The problem: Retype exactly the lines below, beginning with the first and ending with the line where "In the language" appears.

(Saved entries)
◇ ◇ ◇ ◇ ◇ ◇ ◇

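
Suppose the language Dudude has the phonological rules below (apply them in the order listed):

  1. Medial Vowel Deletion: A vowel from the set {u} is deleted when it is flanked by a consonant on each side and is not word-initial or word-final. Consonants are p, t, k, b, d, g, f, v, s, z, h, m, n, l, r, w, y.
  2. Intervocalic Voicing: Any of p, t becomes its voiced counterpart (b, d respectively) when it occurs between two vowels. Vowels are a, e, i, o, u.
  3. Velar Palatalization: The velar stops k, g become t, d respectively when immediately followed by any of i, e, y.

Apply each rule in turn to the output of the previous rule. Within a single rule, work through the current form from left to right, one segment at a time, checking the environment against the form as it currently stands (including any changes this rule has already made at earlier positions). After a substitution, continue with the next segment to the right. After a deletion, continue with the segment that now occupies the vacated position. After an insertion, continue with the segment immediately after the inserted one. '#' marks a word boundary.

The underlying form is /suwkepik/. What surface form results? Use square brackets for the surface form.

1 Medial Vowel Deletion: [suwkepik] → [swkepik]
2 Intervocalic Voicing: [swkepik] → [swkebik]
3 Velar Palatalization: [swkebik] → [swtebik]

[swtebik]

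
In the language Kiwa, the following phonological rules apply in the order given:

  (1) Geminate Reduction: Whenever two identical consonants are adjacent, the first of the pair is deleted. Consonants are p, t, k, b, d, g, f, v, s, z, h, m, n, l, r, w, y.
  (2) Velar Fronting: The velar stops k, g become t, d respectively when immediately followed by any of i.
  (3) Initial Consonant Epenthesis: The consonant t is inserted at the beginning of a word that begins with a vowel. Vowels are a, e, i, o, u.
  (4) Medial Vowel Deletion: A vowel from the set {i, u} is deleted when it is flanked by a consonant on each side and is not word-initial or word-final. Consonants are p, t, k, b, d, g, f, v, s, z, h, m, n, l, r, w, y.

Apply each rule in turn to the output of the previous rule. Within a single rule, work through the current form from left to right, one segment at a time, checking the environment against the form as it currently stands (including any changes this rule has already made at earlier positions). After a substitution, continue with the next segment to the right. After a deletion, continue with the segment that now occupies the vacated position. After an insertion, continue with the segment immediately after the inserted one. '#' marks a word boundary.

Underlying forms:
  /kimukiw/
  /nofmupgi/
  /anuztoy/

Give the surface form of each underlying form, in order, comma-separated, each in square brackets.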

◇ ◇ ◇ ◇ ◇ ◇ ◇

Completed exercise:
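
Suppose the language Dudude has the phonological rules below (apply them in the order listed):

  1. Medial Vowel Deletion: A vowel from the set {u} is deleted when it is flanked by a consonant on each side and is not word-initial or word-final. Consonants are p, t, k, b, d, g, f, v, s, z, h, m, n, l, r, w, y.
  2. Intervocalic Voicing: Any of p, t becomes its voiced counterpart (b, d respectively) when it occurs between two vowels. Vowels are a, e, i, o, u.
  3. Velar Palatalization: The velar stops k, g become t, d respectively when immediately followed by any of i, e, y.

Apply each rule in turn to the output of the previous rule. Within a single rule, work through the current form from left to right, one segment at a time, checking the environment against the form as it currently stands (including any changes this rule has already made at earlier positions). After a substitution, continue with the next segment to the right. After a deletion, continue with the segment that now occupies the vacated position. After an insertion, continue with the segment immediately after the inserted one. '#' marks a word boundary.

The underlying form is /suwkepik/. What surface form results? Use square brackets for the surface form.

1 Medial Vowel Deletion: [suwkepik] → [swkepik]
2 Intervocalic Voicing: [swkepik] → [swkebik]
3 Velar Palatalization: [swkebik] → [swtebik]

[swtebik]

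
In the language Kiwa, the following phonological rules apply in the order given: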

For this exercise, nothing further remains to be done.